►

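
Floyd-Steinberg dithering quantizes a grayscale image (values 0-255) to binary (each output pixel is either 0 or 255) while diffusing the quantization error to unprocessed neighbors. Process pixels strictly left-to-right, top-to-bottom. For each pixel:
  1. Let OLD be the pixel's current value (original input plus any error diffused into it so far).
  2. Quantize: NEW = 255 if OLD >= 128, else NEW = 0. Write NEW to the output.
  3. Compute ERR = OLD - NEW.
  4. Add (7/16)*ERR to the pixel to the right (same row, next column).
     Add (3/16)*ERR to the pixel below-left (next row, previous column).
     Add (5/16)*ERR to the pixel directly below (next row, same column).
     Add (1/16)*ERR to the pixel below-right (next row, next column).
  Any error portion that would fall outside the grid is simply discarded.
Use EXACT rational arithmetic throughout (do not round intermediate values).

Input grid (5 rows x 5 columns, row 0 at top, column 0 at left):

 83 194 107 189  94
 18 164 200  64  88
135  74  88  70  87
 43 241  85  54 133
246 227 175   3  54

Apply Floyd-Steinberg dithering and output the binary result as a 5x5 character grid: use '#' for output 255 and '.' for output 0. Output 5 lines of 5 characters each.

(0,0): OLD=83 → NEW=0, ERR=83
(0,1): OLD=3685/16 → NEW=255, ERR=-395/16
(0,2): OLD=24627/256 → NEW=0, ERR=24627/256
(0,3): OLD=946533/4096 → NEW=255, ERR=-97947/4096
(0,4): OLD=5474755/65536 → NEW=0, ERR=5474755/65536
(1,0): OLD=10063/256 → NEW=0, ERR=10063/256
(1,1): OLD=402857/2048 → NEW=255, ERR=-119383/2048
(1,2): OLD=13011037/65536 → NEW=255, ERR=-3700643/65536
(1,3): OLD=14024345/262144 → NEW=0, ERR=14024345/262144
(1,4): OLD=570495659/4194304 → NEW=255, ERR=-499051861/4194304
(2,0): OLD=4468051/32768 → NEW=255, ERR=-3887789/32768
(2,1): OLD=-4461503/1048576 → NEW=0, ERR=-4461503/1048576
(2,2): OLD=1256281091/16777216 → NEW=0, ERR=1256281091/16777216
(2,3): OLD=25136253017/268435456 → NEW=0, ERR=25136253017/268435456
(2,4): OLD=404280259631/4294967296 → NEW=0, ERR=404280259631/4294967296
(3,0): OLD=85989539/16777216 → NEW=0, ERR=85989539/16777216
(3,1): OLD=33358123367/134217728 → NEW=255, ERR=-867397273/134217728
(3,2): OLD=527697759901/4294967296 → NEW=0, ERR=527697759901/4294967296
(3,3): OLD=1368760630325/8589934592 → NEW=255, ERR=-821672690635/8589934592
(3,4): OLD=17374834670185/137438953472 → NEW=0, ERR=17374834670185/137438953472
(4,0): OLD=529118367149/2147483648 → NEW=255, ERR=-18489963091/2147483648
(4,1): OLD=16806784773805/68719476736 → NEW=255, ERR=-716681793875/68719476736
(4,2): OLD=209449331116739/1099511627776 → NEW=255, ERR=-70926133966141/1099511627776
(4,3): OLD=-417490243017043/17592186044416 → NEW=0, ERR=-417490243017043/17592186044416
(4,4): OLD=21714325559754043/281474976710656 → NEW=0, ERR=21714325559754043/281474976710656
Row 0: .#.#.
Row 1: .##.#
Row 2: #....
Row 3: .#.#.
Row 4: ###..

Answer: .#.#.
.##.#
#....
.#.#.
###..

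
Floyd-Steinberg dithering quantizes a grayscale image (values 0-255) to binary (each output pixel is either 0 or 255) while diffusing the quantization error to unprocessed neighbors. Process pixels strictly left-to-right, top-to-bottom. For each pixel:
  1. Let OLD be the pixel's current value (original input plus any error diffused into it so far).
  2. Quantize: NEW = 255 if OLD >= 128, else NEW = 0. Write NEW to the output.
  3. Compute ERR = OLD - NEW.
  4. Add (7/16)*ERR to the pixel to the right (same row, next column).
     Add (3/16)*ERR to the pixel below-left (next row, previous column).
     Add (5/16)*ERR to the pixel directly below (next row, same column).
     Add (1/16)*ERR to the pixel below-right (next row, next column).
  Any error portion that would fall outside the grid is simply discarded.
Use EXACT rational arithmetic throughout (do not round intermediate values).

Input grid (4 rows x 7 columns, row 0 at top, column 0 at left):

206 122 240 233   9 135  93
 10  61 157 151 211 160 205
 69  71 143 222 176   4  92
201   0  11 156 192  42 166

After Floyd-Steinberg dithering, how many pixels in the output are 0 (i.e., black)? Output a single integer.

(0,0): OLD=206 → NEW=255, ERR=-49
(0,1): OLD=1609/16 → NEW=0, ERR=1609/16
(0,2): OLD=72703/256 → NEW=255, ERR=7423/256
(0,3): OLD=1006329/4096 → NEW=255, ERR=-38151/4096
(0,4): OLD=322767/65536 → NEW=0, ERR=322767/65536
(0,5): OLD=143817129/1048576 → NEW=255, ERR=-123569751/1048576
(0,6): OLD=695292831/16777216 → NEW=0, ERR=695292831/16777216
(1,0): OLD=3467/256 → NEW=0, ERR=3467/256
(1,1): OLD=206285/2048 → NEW=0, ERR=206285/2048
(1,2): OLD=14068433/65536 → NEW=255, ERR=-2643247/65536
(1,3): OLD=34912189/262144 → NEW=255, ERR=-31934531/262144
(1,4): OLD=2291171159/16777216 → NEW=255, ERR=-1987018921/16777216
(1,5): OLD=10661733639/134217728 → NEW=0, ERR=10661733639/134217728
(1,6): OLD=526861068425/2147483648 → NEW=255, ERR=-20747261815/2147483648
(2,0): OLD=3018527/32768 → NEW=0, ERR=3018527/32768
(2,1): OLD=142671685/1048576 → NEW=255, ERR=-124715195/1048576
(2,2): OLD=1037079311/16777216 → NEW=0, ERR=1037079311/16777216
(2,3): OLD=24997724247/134217728 → NEW=255, ERR=-9227796393/134217728
(2,4): OLD=124758255751/1073741824 → NEW=0, ERR=124758255751/1073741824
(2,5): OLD=2420413017773/34359738368 → NEW=0, ERR=2420413017773/34359738368
(2,6): OLD=68590048868491/549755813888 → NEW=0, ERR=68590048868491/549755813888
(3,0): OLD=3481039151/16777216 → NEW=255, ERR=-797150929/16777216
(3,1): OLD=-5450274173/134217728 → NEW=0, ERR=-5450274173/134217728
(3,2): OLD=-8346680391/1073741824 → NEW=0, ERR=-8346680391/1073741824
(3,3): OLD=673292204351/4294967296 → NEW=255, ERR=-421924456129/4294967296
(3,4): OLD=106785590820143/549755813888 → NEW=255, ERR=-33402141721297/549755813888
(3,5): OLD=299450164927741/4398046511104 → NEW=0, ERR=299450164927741/4398046511104
(3,6): OLD=16830777509000995/70368744177664 → NEW=255, ERR=-1113252256303325/70368744177664
Output grid:
  Row 0: #.##.#.  (3 black, running=3)
  Row 1: ..###.#  (3 black, running=6)
  Row 2: .#.#...  (5 black, running=11)
  Row 3: #..##.#  (3 black, running=14)

Answer: 14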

◄

A verbatim copy of every entry is needed.

> [Solution to the exercise]
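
Floyd-Steinberg dithering quantizes a grayscale image (values 0-255) to binary (each output pixel is either 0 or 255) while diffusing the quantization error to unprocessed neighbors. Process pixels strictly left-to-right, top-to-bottom. For each pixel:
  1. Let OLD be the pixel's current value (original input plus any error diffused into it so far).
  2. Quantize: NEW = 255 if OLD >= 128, else NEW = 0. Write NEW to the output.
  3. Compute ERR = OLD - NEW.
  4. Add (7/16)*ERR to the pixel to the right (same row, next column).
     Add (3/16)*ERR to the pixel below-left (next row, previous column).
     Add (5/16)*ERR to the pixel directly below (next row, same column).
     Add (1/16)*ERR to the pixel below-right (next row, next column).
  Any error portion that would fall outside the grid is simply discarded.
Use EXACT rational arithmetic throughout (do not round intermediate values).

Input grid (5 rows x 5 columns, row 0 at top, column 0 at left):

 83 194 107 189  94
 18 164 200  64  88
135  74  88  70  87
 43 241  85  54 133
246 227 175   3  54

Apply Floyd-Steinberg dithering and output the binary result as a 5x5 character grid: use '#' for output 255 and '.' for output 0. Output 5 lines of 5 characters each.

(0,0): OLD=83 → NEW=0, ERR=83
(0,1): OLD=3685/16 → NEW=255, ERR=-395/16
(0,2): OLD=24627/256 → NEW=0, ERR=24627/256
(0,3): OLD=946533/4096 → NEW=255, ERR=-97947/4096
(0,4): OLD=5474755/65536 → NEW=0, ERR=5474755/65536
(1,0): OLD=10063/256 → NEW=0, ERR=10063/256
(1,1): OLD=402857/2048 → NEW=255, ERR=-119383/2048
(1,2): OLD=13011037/65536 → NEW=255, ERR=-3700643/65536
(1,3): OLD=14024345/262144 → NEW=0, ERR=14024345/262144
(1,4): OLD=570495659/4194304 → NEW=255, ERR=-499051861/4194304
(2,0): OLD=4468051/32768 → NEW=255, ERR=-3887789/32768
(2,1): OLD=-4461503/1048576 → NEW=0, ERR=-4461503/1048576
(2,2): OLD=1256281091/16777216 → NEW=0, ERR=1256281091/16777216
(2,3): OLD=25136253017/268435456 → NEW=0, ERR=25136253017/268435456
(2,4): OLD=404280259631/4294967296 → NEW=0, ERR=404280259631/4294967296
(3,0): OLD=85989539/16777216 → NEW=0, ERR=85989539/16777216
(3,1): OLD=33358123367/134217728 → NEW=255, ERR=-867397273/134217728
(3,2): OLD=527697759901/4294967296 → NEW=0, ERR=527697759901/4294967296
(3,3): OLD=1368760630325/8589934592 → NEW=255, ERR=-821672690635/8589934592
(3,4): OLD=17374834670185/137438953472 → NEW=0, ERR=17374834670185/137438953472
(4,0): OLD=529118367149/2147483648 → NEW=255, ERR=-18489963091/2147483648
(4,1): OLD=16806784773805/68719476736 → NEW=255, ERR=-716681793875/68719476736
(4,2): OLD=209449331116739/1099511627776 → NEW=255, ERR=-70926133966141/1099511627776
(4,3): OLD=-417490243017043/17592186044416 → NEW=0, ERR=-417490243017043/17592186044416
(4,4): OLD=21714325559754043/281474976710656 → NEW=0, ERR=21714325559754043/281474976710656
Row 0: .#.#.
Row 1: .##.#
Row 2: #....
Row 3: .#.#.
Row 4: ###..

Answer: .#.#.
.##.#
#....
.#.#.
###..

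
Floyd-Steinberg dithering quantizes a grayscale image (values 0-255) to binary (each output pixel is either 0 or 255) while diffusing the quantization error to unprocessed neighbors. Process pixels strictly left-to-right, top-to-bottom. For each pixel:
  1. Let OLD be the pixel's current value (original input plus any error diffused into it so far).
  2. Quantize: NEW = 255 if OLD >= 128, else NEW = 0. Write NEW to the output.
  3. Compute ERR = OLD - NEW.
  4. Add (7/16)*ERR to the pixel to the right (same row, next column).
     Add (3/16)*ERR to the pixel below-left (next row, previous column).
     Add (5/16)*ERR to the pixel directly below (next row, same column).
     Add (1/16)*ERR to the pixel below-right (next row, next column).
  Any error portion that would fall outside the grid is simply discarded.
Use EXACT rational arithmetic throughout (do not round intermediate values).

Input grid (4 rows x 7 columns, row 0 at top, column 0 at left):

206 122 240 233   9 135  93
 10  61 157 151 211 160 205
 69  71 143 222 176   4  92
201   0  11 156 192  42 166

After Floyd-Steinberg dithering, how many pixels in the output are 0 (i.e., black)? Output a single integer.

(0,0): OLD=206 → NEW=255, ERR=-49
(0,1): OLD=1609/16 → NEW=0, ERR=1609/16
(0,2): OLD=72703/256 → NEW=255, ERR=7423/256
(0,3): OLD=1006329/4096 → NEW=255, ERR=-38151/4096
(0,4): OLD=322767/65536 → NEW=0, ERR=322767/65536
(0,5): OLD=143817129/1048576 → NEW=255, ERR=-123569751/1048576
(0,6): OLD=695292831/16777216 → NEW=0, ERR=695292831/16777216
(1,0): OLD=3467/256 → NEW=0, ERR=3467/256
(1,1): OLD=206285/2048 → NEW=0, ERR=206285/2048
(1,2): OLD=14068433/65536 → NEW=255, ERR=-2643247/65536
(1,3): OLD=34912189/262144 → NEW=255, ERR=-31934531/262144
(1,4): OLD=2291171159/16777216 → NEW=255, ERR=-1987018921/16777216
(1,5): OLD=10661733639/134217728 → NEW=0, ERR=10661733639/134217728
(1,6): OLD=526861068425/2147483648 → NEW=255, ERR=-20747261815/2147483648
(2,0): OLD=3018527/32768 → NEW=0, ERR=3018527/32768
(2,1): OLD=142671685/1048576 → NEW=255, ERR=-124715195/1048576
(2,2): OLD=1037079311/16777216 → NEW=0, ERR=1037079311/16777216
(2,3): OLD=24997724247/134217728 → NEW=255, ERR=-9227796393/134217728
(2,4): OLD=124758255751/1073741824 → NEW=0, ERR=124758255751/1073741824
(2,5): OLD=2420413017773/34359738368 → NEW=0, ERR=2420413017773/34359738368
(2,6): OLD=68590048868491/549755813888 → NEW=0, ERR=68590048868491/549755813888
(3,0): OLD=3481039151/16777216 → NEW=255, ERR=-797150929/16777216
(3,1): OLD=-5450274173/134217728 → NEW=0, ERR=-5450274173/134217728
(3,2): OLD=-8346680391/1073741824 → NEW=0, ERR=-8346680391/1073741824
(3,3): OLD=673292204351/4294967296 → NEW=255, ERR=-421924456129/4294967296
(3,4): OLD=106785590820143/549755813888 → NEW=255, ERR=-33402141721297/549755813888
(3,5): OLD=299450164927741/4398046511104 → NEW=0, ERR=299450164927741/4398046511104
(3,6): OLD=16830777509000995/70368744177664 → NEW=255, ERR=-1113252256303325/70368744177664
Output grid:
  Row 0: #.##.#.  (3 black, running=3)
  Row 1: ..###.#  (3 black, running=6)
  Row 2: .#.#...  (5 black, running=11)
  Row 3: #..##.#  (3 black, running=14)

Answer: 14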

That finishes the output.